[Source records]
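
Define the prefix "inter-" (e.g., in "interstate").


Prefix: inter-
As in: interstate -> inter- + state
Meaning = between


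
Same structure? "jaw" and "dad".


Pattern of "jaw": [0, 1, 2]
Pattern of "dad": [0, 1, 0]
Patterns do not match
Same pattern = No


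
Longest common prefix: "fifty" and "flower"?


Word 1: "fifty"
Word 2: "flower"
Comparing from start:
  Pos 0: 'f' == 'f'
  Pos 1: 'i' != 'l' (stop)
LCP = "f" (length 1)


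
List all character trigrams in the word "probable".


Word: "probable" (length 8)
Number of trigrams = 8 - 3 + 1 = 6
  Position 0: "pro"
  Position 1: "rob"
  Position 2: "oba"
  Position 3: "bab"
  Position 4: "abl"
  Position 5: "ble"
Trigrams = "pro", "rob", "oba", "bab", "abl", "ble"


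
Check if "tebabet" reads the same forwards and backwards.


Word: "tebabet"
Reversed: "tebabet"
Forward == Backward? tebabet == tebabet
Palindrome = Yes


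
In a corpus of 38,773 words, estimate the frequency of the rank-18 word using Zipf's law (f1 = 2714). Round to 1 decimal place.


Zipf's law: f(r) = f(1) / r
f(1) = 2714
f(18) = 2714 / 18
= 150.8 occurrences


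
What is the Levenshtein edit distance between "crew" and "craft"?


Word 1: "crew" (length 4)
Word 2: "craft" (length 5)
One optimal edit sequence (insert/delete/substitute each cost 1):
  1. keep 'c'
  2. keep 'r'
  3. insert 'a'  (+1)
  4. substitute 'e' -> 'f'  (+1)
  5. substitute 'w' -> 't'  (+1)
Total edit operations: 3
Edit distance = 3


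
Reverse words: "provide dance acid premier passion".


Original: "provide dance acid premier passion"
Words (1..n): provide | dance | acid | premier | passion
Reversed (n..1): passion | premier | acid | dance | provide
Result = "passion premier acid dance provide"


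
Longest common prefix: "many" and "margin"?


Word 1: "many"
Word 2: "margin"
Comparing from start:
  Pos 0: 'm' == 'm'
  Pos 1: 'a' == 'a'
  Pos 2: 'n' != 'r' (stop)
LCP = "ma" (length 2)


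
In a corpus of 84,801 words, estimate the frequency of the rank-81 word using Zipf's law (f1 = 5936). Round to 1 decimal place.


Zipf's law: f(r) = f(1) / r
f(1) = 5936
f(81) = 5936 / 81
= 73.3 occurrences


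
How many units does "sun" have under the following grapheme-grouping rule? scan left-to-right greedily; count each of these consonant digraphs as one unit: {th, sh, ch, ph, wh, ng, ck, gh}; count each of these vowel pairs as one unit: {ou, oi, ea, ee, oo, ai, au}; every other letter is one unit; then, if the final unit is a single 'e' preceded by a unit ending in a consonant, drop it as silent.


Word: "sun" (3 letters)
Left-to-right scan:
  1. 's' (letter)
  2. 'u' (letter)
  3. 'n' (letter)
Units from scan: 3
Sound units = 3 units


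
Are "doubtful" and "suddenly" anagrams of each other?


Word 1: "doubtful" → sorted: bdflotuu
Word 2: "suddenly" → sorted: ddelnsuy
Same letters? bdflotuu != ddelnsuy
Anagram = No


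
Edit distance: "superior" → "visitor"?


Word 1: "superior" (length 8)
Word 2: "visitor" (length 7)
One optimal edit sequence (insert/delete/substitute each cost 1):
  1. delete 's'  (+1)
  2. substitute 'u' -> 'v'  (+1)
  3. substitute 'p' -> 'i'  (+1)
  4. substitute 'e' -> 's'  (+1)
  5. substitute 'r' -> 'i'  (+1)
  6. substitute 'i' -> 't'  (+1)
  7. keep 'o'
  8. keep 'r'
Total edit operations: 6
Edit distance = 6


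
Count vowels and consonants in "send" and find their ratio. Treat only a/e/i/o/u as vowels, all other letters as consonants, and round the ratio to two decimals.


Word: "send"
Vowels (a,e,i,o,u): 1
Consonants: 3
Ratio = 1/3
= 0.33


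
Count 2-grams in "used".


Word: "used" (length 4)
Number of 2-grams = length - 2 + 1 = 4 - 2 + 1
= 3


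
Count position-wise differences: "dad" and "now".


Comparing character by character (same length = 3):
  Pos 0: 'd' vs 'n' !=
  Pos 1: 'a' vs 'o' !=
  Pos 2: 'd' vs 'w' !=
Hamming distance = 3


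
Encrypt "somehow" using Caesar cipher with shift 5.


Word: "somehow"
Shift: 5
Each letter → (letter + shift) mod 26:
  's' (18) + 5 = 23 → 'x'
  'o' (14) + 5 = 19 → 't'
  'm' (12) + 5 = 17 → 'r'
  'e' (4) + 5 = 9 → 'j'
  'h' (7) + 5 = 12 → 'm'
  'o' (14) + 5 = 19 → 't'
  'w' (22) + 5 = 1 → 'b'
Result = "xtrjmtb"


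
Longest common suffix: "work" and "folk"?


Word 1: "work"
Word 2: "folk"
Comparing from end:
  Pos -1: 'k' == 'k'
  Pos -2: 'r' != 'l' (stop)
LCS = "k" (length 1)


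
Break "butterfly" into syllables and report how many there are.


Word: "butterfly"
Syllable breakdown: but | ter | fly
Counting: 3 parts
= 3 syllables


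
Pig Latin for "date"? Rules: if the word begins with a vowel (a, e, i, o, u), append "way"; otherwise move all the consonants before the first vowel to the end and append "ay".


Word: "date"
Starts with consonant(s) → move to end, add 'ay'
Consonant cluster: "d"
Pig Latin = "ateday"


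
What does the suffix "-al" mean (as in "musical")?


Suffix: -al
Example: musical (music + -al)
Meaning = relating to


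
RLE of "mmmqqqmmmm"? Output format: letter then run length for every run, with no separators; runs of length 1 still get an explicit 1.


String: "mmmqqqmmmm"
Scanning for consecutive runs:
  'm' x 3
  'q' x 3
  'm' x 4
RLE = "m3q3m4"


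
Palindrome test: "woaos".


Word: "woaos"
Reversed: "soaow"
Forward == Backward? woaos != soaow
Palindrome = No


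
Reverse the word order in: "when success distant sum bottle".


Original: "when success distant sum bottle"
Words (1..n): when | success | distant | sum | bottle
Reversed (n..1): bottle | sum | distant | success | when
Result = "bottle sum distant success when"


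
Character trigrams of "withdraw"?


Word: "withdraw" (length 8)
Number of trigrams = 8 - 3 + 1 = 6
  Position 0: "wit"
  Position 1: "ith"
  Position 2: "thd"
  Position 3: "hdr"
  Position 4: "dra"
  Position 5: "raw"
Trigrams = "wit", "ith", "thd", "hdr", "dra", "raw"


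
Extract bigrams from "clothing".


Word: "clothing" (length 8)
Number of bigrams = 8 - 2 + 1 = 7
  Position 0: "cl"
  Position 1: "lo"
  Position 2: "ot"
  Position 3: "th"
  Position 4: "hi"
  Position 5: "in"
  Position 6: "ng"
Bigrams = "cl", "lo", "ot", "th", "hi", "in", "ng"


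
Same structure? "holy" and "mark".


Pattern of "holy": [0, 1, 2, 3]
Pattern of "mark": [0, 1, 2, 3]
Patterns match
Same pattern = Yes


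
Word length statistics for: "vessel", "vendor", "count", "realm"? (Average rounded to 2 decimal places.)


Lengths: "vessel"=6, "vendor"=6, "count"=5, "realm"=5
Sum = 22, Count = 4
Average = 22/4 = 5.50
= avg=5.50, min=5, max=6


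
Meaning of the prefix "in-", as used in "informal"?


Prefix: in-
As in: informal -> in- + formal
Meaning = not / into


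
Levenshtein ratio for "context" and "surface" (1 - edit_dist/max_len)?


Word 1: "context" (length 7)
Word 2: "surface" (length 7)
One optimal edit sequence:
  1. substitute 'c' -> 's'  (+1)
  2. substitute 'o' -> 'u'  (+1)
  3. substitute 'n' -> 'r'  (+1)
  4. substitute 't' -> 'f'  (+1)
  5. substitute 'e' -> 'a'  (+1)
  6. substitute 'x' -> 'c'  (+1)
  7. substitute 't' -> 'e'  (+1)
Edit distance = 7
Max length = max(7, 7) = 7
Similarity = 1 - 7/7
= 0.0000


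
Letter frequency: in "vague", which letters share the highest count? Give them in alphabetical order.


Word: "vague"
Letter counts:
  'a': 1
  'e': 1
  'g': 1
  'u': 1
  'v': 1
Maximum count = 1
Most frequent = 'a', 'e', 'g', 'u', 'v' (1 time each)


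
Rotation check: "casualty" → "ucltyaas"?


Word: "casualty", Candidate: "ucltyaas"
Method: check if candidate is substring of word+word
"casualtycasualty" contains "ucltyaas"? No
Is rotation = No


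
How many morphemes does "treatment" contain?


Word: "treatment"
Morphemes: treat + -ment
Each morpheme carries meaning
= 2 morphemes


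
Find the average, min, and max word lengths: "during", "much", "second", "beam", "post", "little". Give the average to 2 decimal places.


Lengths: "during"=6, "much"=4, "second"=6, "beam"=4, "post"=4, "little"=6
Sum = 30, Count = 6
Average = 30/6 = 5.00
= avg=5.00, min=4, max=6


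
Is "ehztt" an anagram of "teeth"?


Word 1: "teeth" → sorted: eehtt
Word 2: "ehztt" → sorted: ehttz
Same letters? eehtt != ehttz
Anagram = No


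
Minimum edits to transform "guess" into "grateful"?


Word 1: "guess" (length 5)
Word 2: "grateful" (length 8)
One optimal edit sequence (insert/delete/substitute each cost 1):
  1. keep 'g'
  2. insert 'r'  (+1)
  3. insert 'a'  (+1)
  4. substitute 'u' -> 't'  (+1)
  5. keep 'e'
  6. insert 'f'  (+1)
  7. substitute 's' -> 'u'  (+1)
  8. substitute 's' -> 'l'  (+1)
Total edit operations: 6
Edit distance = 6


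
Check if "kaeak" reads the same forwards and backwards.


Word: "kaeak"
Reversed: "kaeak"
Forward == Backward? kaeak == kaeak
Palindrome = Yes


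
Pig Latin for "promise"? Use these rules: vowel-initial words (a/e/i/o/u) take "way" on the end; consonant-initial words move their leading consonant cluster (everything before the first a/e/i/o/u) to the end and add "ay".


Word: "promise"
Starts with consonant(s) → move to end, add 'ay'
Consonant cluster: "pr"
Pig Latin = "omisepray"


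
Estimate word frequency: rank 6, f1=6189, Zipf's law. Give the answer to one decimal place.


Zipf's law: f(r) = f(1) / r
f(1) = 6189
f(6) = 6189 / 6
= 1031.5 occurrences


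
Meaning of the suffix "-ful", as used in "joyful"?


Suffix: -ful
Example: joyful (joy + -ful)
Meaning = full of


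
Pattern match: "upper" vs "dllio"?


Pattern of "upper": [0, 1, 1, 2, 3]
Pattern of "dllio": [0, 1, 1, 2, 3]
Patterns match
Same pattern = Yes


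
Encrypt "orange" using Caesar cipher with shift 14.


Word: "orange"
Shift: 14
Each letter → (letter + shift) mod 26:
  'o' (14) + 14 = 2 → 'c'
  'r' (17) + 14 = 5 → 'f'
  'a' (0) + 14 = 14 → 'o'
  'n' (13) + 14 = 1 → 'b'
  'g' (6) + 14 = 20 → 'u'
  'e' (4) + 14 = 18 → 's'
Result = "cfobus"


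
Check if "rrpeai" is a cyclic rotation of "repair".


Word: "repair", Candidate: "rrpeai"
Method: check if candidate is substring of word+word
"repairrepair" contains "rrpeai"? No
Is rotation = No


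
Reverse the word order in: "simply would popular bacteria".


Original: "simply would popular bacteria"
Words (1..n): simply | would | popular | bacteria
Reversed (n..1): bacteria | popular | would | simply
Result = "bacteria popular would simply"


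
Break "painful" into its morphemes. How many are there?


Word: "painful"
Morphemes: pain + -ful
Each morpheme carries meaning
= 2 morphemes


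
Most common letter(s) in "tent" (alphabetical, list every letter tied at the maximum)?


Word: "tent"
Letter counts:
  'e': 1
  'n': 1
  't': 2
Maximum count = 2
Most frequent = 't' (2 times each)


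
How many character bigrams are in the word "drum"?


Word: "drum" (length 4)
Number of 2-grams = length - 2 + 1 = 4 - 2 + 1
= 3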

* _What is required_
Restate, word for word, the final stretch of the entries above: the line containing "Estimate word frequency: rank" and every line after it, up to and including the last.

* _Solution_
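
Estimate word frequency: rank 6, f1=6189, Zipf's law. Give the answer to one decimal place.


Zipf's law: f(r) = f(1) / r
f(1) = 6189
f(6) = 6189 / 6
= 1031.5 occurrences


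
Meaning of the suffix "-ful", as used in "joyful"?


Suffix: -ful
Example: joyful (joy + -ful)
Meaning = full of


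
Pattern match: "upper" vs "dllio"?


Pattern of "upper": [0, 1, 1, 2, 3]
Pattern of "dllio": [0, 1, 1, 2, 3]
Patterns match
Same pattern = Yes


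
Encrypt "orange" using Caesar cipher with shift 14.


Word: "orange"
Shift: 14
Each letter → (letter + shift) mod 26:
  'o' (14) + 14 = 2 → 'c'
  'r' (17) + 14 = 5 → 'f'
  'a' (0) + 14 = 14 → 'o'
  'n' (13) + 14 = 1 → 'b'
  'g' (6) + 14 = 20 → 'u'
  'e' (4) + 14 = 18 → 's'
Result = "cfobus"


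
Check if "rrpeai" is a cyclic rotation of "repair".


Word: "repair", Candidate: "rrpeai"
Method: check if candidate is substring of word+word
"repairrepair" contains "rrpeai"? No
Is rotation = No


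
Reverse the word order in: "simply would popular bacteria".


Original: "simply would popular bacteria"
Words (1..n): simply | would | popular | bacteria
Reversed (n..1): bacteria | popular | would | simply
Result = "bacteria popular would simply"


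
Break "painful" into its morphemes. How many are there?


Word: "painful"
Morphemes: pain + -ful
Each morpheme carries meaning
= 2 morphemes


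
Most common letter(s) in "tent" (alphabetical, list every letter tied at the maximum)?


Word: "tent"
Letter counts:
  'e': 1
  'n': 1
  't': 2
Maximum count = 2
Most frequent = 't' (2 times each)


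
How many character bigrams are in the word "drum"?


Word: "drum" (length 4)
Number of 2-grams = length - 2 + 1 = 4 - 2 + 1
= 3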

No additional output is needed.